Everything from the line containing "X = 122.29, mean" through the last line of the records must be returned verbatim, and nothing outside that range.

Input records START

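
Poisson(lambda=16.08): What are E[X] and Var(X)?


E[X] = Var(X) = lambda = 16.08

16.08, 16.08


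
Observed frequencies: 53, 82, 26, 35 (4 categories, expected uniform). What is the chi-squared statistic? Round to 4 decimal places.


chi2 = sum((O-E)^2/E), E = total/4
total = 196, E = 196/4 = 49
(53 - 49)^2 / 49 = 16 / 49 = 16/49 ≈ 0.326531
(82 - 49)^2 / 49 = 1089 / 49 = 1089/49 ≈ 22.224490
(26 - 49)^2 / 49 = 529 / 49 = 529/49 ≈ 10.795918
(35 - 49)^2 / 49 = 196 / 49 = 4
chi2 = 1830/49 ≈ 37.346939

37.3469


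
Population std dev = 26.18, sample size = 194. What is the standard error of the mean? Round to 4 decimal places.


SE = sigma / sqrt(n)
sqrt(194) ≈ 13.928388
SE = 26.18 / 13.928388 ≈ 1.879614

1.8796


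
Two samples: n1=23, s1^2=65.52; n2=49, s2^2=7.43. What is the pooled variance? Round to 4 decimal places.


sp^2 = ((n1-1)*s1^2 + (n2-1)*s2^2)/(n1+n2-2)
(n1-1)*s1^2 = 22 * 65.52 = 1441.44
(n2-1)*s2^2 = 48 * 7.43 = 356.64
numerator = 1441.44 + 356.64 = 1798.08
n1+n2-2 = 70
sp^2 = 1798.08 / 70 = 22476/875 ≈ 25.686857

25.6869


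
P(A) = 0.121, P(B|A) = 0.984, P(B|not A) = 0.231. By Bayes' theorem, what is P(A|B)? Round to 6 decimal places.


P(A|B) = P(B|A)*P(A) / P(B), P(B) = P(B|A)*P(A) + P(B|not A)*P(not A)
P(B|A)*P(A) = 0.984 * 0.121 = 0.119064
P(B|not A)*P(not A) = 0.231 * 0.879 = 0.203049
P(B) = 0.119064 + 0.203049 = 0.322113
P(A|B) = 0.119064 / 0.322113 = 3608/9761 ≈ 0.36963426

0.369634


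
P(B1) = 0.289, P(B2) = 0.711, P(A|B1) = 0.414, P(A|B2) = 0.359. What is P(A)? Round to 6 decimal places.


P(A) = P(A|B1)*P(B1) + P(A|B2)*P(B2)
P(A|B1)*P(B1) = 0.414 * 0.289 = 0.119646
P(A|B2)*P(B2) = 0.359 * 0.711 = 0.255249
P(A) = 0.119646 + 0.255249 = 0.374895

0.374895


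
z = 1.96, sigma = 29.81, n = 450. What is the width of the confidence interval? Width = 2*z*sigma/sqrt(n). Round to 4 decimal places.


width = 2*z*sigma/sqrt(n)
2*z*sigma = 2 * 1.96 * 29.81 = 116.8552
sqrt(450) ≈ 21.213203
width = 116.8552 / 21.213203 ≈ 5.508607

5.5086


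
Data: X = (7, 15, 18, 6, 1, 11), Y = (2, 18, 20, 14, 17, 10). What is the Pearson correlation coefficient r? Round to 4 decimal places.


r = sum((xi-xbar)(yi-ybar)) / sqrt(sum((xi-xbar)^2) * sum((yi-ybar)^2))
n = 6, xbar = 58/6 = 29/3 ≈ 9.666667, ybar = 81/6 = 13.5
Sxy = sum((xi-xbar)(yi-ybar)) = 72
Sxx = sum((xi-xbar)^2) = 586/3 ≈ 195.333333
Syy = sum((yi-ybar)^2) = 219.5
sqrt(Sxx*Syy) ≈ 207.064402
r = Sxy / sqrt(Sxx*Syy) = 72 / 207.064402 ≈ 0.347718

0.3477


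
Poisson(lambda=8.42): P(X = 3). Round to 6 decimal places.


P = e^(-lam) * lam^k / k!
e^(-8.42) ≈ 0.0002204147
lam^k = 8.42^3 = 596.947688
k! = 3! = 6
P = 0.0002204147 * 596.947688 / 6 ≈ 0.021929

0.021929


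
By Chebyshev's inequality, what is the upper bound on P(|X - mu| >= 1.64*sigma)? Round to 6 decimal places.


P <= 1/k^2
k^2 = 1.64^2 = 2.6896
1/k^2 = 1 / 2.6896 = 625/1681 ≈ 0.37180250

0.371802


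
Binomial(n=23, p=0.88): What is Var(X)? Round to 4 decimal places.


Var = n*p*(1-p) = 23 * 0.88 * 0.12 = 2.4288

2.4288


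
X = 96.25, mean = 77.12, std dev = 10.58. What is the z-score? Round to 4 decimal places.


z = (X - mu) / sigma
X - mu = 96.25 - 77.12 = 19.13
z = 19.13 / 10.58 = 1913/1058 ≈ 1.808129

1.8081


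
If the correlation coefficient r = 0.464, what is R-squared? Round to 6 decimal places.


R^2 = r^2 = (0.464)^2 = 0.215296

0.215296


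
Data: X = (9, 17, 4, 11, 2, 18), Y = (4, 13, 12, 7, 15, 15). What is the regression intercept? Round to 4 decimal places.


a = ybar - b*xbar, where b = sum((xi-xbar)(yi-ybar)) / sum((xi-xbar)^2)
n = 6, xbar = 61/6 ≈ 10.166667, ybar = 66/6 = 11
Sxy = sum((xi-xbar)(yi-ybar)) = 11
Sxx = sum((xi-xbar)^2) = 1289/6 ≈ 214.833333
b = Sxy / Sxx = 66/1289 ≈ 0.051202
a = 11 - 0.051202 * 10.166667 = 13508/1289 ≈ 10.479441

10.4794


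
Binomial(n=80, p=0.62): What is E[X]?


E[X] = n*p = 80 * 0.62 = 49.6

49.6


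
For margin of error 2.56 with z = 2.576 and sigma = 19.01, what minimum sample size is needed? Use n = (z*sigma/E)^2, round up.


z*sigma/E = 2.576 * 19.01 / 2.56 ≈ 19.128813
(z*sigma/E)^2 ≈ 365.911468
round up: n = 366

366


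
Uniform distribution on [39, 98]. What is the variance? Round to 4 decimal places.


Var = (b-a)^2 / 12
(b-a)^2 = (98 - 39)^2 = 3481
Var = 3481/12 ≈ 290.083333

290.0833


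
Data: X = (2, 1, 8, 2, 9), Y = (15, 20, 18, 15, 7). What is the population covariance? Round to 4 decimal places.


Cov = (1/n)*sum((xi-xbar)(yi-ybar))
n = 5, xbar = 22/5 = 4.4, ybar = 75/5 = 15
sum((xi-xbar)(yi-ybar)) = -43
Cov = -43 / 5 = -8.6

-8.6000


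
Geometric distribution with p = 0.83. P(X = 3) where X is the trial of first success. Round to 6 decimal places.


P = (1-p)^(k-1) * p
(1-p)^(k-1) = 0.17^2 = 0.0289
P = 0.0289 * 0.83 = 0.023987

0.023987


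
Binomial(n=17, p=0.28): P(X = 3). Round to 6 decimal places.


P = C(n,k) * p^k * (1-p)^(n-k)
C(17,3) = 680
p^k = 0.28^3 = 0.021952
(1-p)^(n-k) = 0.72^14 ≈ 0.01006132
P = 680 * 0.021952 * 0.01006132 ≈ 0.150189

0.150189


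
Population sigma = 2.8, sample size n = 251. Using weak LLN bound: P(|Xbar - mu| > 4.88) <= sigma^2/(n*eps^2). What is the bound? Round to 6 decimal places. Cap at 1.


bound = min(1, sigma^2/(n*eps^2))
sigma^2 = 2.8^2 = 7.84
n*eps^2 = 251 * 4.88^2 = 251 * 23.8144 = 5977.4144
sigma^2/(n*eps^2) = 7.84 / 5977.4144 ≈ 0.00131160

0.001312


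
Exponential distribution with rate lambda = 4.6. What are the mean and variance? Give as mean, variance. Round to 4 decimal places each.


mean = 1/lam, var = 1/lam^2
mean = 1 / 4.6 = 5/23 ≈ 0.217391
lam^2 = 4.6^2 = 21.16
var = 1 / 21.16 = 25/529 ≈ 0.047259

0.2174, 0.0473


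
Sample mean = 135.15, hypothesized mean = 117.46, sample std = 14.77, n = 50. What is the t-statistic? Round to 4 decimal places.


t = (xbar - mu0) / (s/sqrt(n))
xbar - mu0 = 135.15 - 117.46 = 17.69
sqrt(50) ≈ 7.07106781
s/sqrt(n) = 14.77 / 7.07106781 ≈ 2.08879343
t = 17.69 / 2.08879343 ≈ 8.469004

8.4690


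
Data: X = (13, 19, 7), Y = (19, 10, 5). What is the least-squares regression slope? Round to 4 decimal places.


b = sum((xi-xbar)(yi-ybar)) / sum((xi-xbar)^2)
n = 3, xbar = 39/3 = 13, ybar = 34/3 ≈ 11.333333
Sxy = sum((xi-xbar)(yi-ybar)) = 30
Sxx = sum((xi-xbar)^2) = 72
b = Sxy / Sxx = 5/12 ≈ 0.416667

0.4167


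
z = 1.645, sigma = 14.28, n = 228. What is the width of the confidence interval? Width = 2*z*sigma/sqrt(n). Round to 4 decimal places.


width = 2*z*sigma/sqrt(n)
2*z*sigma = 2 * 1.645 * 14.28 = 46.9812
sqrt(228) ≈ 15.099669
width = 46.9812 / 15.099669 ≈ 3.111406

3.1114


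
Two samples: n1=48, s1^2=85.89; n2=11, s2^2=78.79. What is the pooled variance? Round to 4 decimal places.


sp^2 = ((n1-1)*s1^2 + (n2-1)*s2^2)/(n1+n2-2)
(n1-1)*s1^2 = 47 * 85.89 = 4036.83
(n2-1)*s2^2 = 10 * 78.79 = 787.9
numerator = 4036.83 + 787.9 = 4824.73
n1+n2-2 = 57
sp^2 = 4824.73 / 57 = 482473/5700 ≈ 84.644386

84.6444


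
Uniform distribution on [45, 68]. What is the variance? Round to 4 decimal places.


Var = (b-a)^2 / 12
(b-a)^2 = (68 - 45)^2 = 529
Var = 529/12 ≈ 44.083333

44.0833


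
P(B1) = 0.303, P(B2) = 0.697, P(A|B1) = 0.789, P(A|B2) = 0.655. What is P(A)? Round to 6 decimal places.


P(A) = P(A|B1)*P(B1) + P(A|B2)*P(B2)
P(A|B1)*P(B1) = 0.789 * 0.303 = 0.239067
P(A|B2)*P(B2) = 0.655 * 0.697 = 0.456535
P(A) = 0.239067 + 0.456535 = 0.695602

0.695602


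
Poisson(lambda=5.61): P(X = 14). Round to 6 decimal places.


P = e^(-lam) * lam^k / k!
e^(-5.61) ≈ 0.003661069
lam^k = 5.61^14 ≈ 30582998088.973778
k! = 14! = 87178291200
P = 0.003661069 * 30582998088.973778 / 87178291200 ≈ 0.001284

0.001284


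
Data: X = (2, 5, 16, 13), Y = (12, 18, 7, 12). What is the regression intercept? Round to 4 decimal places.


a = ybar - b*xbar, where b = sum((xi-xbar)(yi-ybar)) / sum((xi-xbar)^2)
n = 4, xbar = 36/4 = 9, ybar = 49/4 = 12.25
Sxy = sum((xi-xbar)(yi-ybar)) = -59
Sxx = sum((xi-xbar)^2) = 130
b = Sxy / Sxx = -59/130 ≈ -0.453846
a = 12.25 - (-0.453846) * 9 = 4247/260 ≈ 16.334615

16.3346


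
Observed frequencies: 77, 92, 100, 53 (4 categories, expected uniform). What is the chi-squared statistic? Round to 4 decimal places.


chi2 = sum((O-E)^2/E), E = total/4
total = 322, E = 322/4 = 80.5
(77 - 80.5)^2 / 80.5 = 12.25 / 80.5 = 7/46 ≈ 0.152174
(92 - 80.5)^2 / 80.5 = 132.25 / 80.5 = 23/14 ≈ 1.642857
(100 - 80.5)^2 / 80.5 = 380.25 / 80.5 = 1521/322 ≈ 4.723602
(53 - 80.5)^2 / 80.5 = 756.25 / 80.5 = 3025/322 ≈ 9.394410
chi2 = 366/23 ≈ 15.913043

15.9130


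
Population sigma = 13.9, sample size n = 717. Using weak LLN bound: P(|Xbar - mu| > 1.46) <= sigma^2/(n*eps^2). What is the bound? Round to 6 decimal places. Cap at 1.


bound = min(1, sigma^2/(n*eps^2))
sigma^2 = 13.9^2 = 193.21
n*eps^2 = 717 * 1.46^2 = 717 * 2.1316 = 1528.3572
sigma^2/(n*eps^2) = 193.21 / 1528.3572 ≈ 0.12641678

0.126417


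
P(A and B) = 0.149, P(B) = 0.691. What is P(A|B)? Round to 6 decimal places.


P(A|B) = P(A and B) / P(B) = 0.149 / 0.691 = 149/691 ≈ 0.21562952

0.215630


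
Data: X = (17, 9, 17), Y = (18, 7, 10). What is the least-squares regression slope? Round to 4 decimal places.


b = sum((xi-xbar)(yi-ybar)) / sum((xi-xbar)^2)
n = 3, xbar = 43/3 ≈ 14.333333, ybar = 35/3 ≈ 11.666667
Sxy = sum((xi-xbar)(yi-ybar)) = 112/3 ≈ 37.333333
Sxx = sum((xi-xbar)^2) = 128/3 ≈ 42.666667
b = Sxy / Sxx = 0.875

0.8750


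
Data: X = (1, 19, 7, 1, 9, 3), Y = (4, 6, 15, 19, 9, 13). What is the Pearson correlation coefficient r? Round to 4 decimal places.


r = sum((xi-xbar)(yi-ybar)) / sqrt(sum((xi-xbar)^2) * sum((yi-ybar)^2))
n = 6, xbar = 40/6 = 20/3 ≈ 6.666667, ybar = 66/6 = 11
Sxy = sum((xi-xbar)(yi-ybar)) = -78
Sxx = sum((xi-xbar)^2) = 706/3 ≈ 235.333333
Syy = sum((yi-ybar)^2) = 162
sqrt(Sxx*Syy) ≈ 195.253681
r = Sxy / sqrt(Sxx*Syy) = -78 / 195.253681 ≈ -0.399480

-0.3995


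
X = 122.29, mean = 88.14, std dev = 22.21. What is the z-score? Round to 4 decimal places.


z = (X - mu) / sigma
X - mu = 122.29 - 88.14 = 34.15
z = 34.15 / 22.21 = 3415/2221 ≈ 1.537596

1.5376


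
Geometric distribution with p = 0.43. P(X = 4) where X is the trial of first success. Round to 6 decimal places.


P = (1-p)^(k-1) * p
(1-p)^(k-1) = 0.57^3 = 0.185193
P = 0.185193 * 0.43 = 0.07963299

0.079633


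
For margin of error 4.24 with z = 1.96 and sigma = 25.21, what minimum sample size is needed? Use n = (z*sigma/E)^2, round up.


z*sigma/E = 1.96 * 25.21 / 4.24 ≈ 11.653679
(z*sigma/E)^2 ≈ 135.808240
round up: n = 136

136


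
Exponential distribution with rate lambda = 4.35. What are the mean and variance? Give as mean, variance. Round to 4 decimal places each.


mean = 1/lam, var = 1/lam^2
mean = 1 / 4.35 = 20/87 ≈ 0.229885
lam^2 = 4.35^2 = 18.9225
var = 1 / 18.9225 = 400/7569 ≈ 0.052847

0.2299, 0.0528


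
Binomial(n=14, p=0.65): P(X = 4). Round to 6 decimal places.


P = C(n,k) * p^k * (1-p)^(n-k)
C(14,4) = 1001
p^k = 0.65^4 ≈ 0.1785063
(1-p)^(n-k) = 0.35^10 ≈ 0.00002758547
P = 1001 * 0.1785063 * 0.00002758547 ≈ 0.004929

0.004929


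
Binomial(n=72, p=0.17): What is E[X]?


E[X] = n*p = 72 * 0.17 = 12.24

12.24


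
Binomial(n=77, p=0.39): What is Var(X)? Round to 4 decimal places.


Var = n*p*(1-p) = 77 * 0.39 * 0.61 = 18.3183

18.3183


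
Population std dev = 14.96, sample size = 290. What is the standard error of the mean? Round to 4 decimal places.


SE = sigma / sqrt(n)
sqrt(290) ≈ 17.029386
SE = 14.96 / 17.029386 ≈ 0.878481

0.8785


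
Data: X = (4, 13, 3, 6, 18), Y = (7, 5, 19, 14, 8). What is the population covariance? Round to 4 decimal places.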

Input records END

• _Exercise answer_
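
X = 122.29, mean = 88.14, std dev = 22.21. What is the z-score? Round to 4 decimal places.


z = (X - mu) / sigma
X - mu = 122.29 - 88.14 = 34.15
z = 34.15 / 22.21 = 3415/2221 ≈ 1.537596

1.5376


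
Geometric distribution with p = 0.43. P(X = 4) where X is the trial of first success. Round to 6 decimal places.


P = (1-p)^(k-1) * p
(1-p)^(k-1) = 0.57^3 = 0.185193
P = 0.185193 * 0.43 = 0.07963299

0.079633


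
For margin of error 4.24 with z = 1.96 and sigma = 25.21, what minimum sample size is needed? Use n = (z*sigma/E)^2, round up.


z*sigma/E = 1.96 * 25.21 / 4.24 ≈ 11.653679
(z*sigma/E)^2 ≈ 135.808240
round up: n = 136

136


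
Exponential distribution with rate lambda = 4.35. What are the mean and variance? Give as mean, variance. Round to 4 decimal places each.


mean = 1/lam, var = 1/lam^2
mean = 1 / 4.35 = 20/87 ≈ 0.229885
lam^2 = 4.35^2 = 18.9225
var = 1 / 18.9225 = 400/7569 ≈ 0.052847

0.2299, 0.0528


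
Binomial(n=14, p=0.65): P(X = 4). Round to 6 decimal places.


P = C(n,k) * p^k * (1-p)^(n-k)
C(14,4) = 1001
p^k = 0.65^4 ≈ 0.1785063
(1-p)^(n-k) = 0.35^10 ≈ 0.00002758547
P = 1001 * 0.1785063 * 0.00002758547 ≈ 0.004929

0.004929


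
Binomial(n=72, p=0.17): What is E[X]?


E[X] = n*p = 72 * 0.17 = 12.24

12.24


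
Binomial(n=77, p=0.39): What is Var(X)? Round to 4 decimal places.


Var = n*p*(1-p) = 77 * 0.39 * 0.61 = 18.3183

18.3183


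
Population std dev = 14.96, sample size = 290. What is the standard error of the mean? Round to 4 decimal places.


SE = sigma / sqrt(n)
sqrt(290) ≈ 17.029386
SE = 14.96 / 17.029386 ≈ 0.878481

0.8785


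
Data: X = (4, 13, 3, 6, 18), Y = (7, 5, 19, 14, 8). What is the population covariance? Round to 4 decimal places.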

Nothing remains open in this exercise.